• _WHAT THE TASK REQUIRES_
Restate the full set of records exactly, word for word.

☆ ☆ ☆ ☆ ☆ ☆ ☆

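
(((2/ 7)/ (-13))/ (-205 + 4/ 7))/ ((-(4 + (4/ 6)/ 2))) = -2/ 80613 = -0.00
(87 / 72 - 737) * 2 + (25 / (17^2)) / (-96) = -13609211 / 9248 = -1471.58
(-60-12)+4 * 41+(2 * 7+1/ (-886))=93915/ 886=106.00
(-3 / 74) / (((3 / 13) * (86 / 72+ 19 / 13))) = -3042 / 45991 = -0.07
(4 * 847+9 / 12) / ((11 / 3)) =40665 / 44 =924.20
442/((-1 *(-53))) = 442/53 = 8.34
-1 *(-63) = 63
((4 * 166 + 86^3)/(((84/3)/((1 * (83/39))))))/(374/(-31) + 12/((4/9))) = 19503340/6019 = 3240.30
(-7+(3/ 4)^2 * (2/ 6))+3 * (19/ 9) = -23/ 48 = -0.48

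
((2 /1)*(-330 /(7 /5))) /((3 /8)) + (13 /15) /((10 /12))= -219818 /175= -1256.10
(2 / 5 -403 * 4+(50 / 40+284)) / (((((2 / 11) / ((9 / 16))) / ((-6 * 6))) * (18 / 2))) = 2626173 / 160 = 16413.58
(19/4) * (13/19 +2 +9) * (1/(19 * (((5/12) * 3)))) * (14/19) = 3108/1805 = 1.72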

☆ ☆ ☆ ☆ ☆ ☆ ☆

• _ANSWER AREA_
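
(((2/ 7)/ (-13))/ (-205 + 4/ 7))/ ((-(4 + (4/ 6)/ 2))) = -2/ 80613 = -0.00
(87 / 72 - 737) * 2 + (25 / (17^2)) / (-96) = -13609211 / 9248 = -1471.58
(-60-12)+4 * 41+(2 * 7+1/ (-886))=93915/ 886=106.00
(-3 / 74) / (((3 / 13) * (86 / 72+ 19 / 13))) = -3042 / 45991 = -0.07
(4 * 847+9 / 12) / ((11 / 3)) =40665 / 44 =924.20
442/((-1 *(-53))) = 442/53 = 8.34
-1 *(-63) = 63
((4 * 166 + 86^3)/(((84/3)/((1 * (83/39))))))/(374/(-31) + 12/((4/9))) = 19503340/6019 = 3240.30
(-7+(3/ 4)^2 * (2/ 6))+3 * (19/ 9) = -23/ 48 = -0.48

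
((2 /1)*(-330 /(7 /5))) /((3 /8)) + (13 /15) /((10 /12))= -219818 /175= -1256.10
(2 / 5 -403 * 4+(50 / 40+284)) / (((((2 / 11) / ((9 / 16))) / ((-6 * 6))) * (18 / 2))) = 2626173 / 160 = 16413.58
(19/4) * (13/19 +2 +9) * (1/(19 * (((5/12) * 3)))) * (14/19) = 3108/1805 = 1.72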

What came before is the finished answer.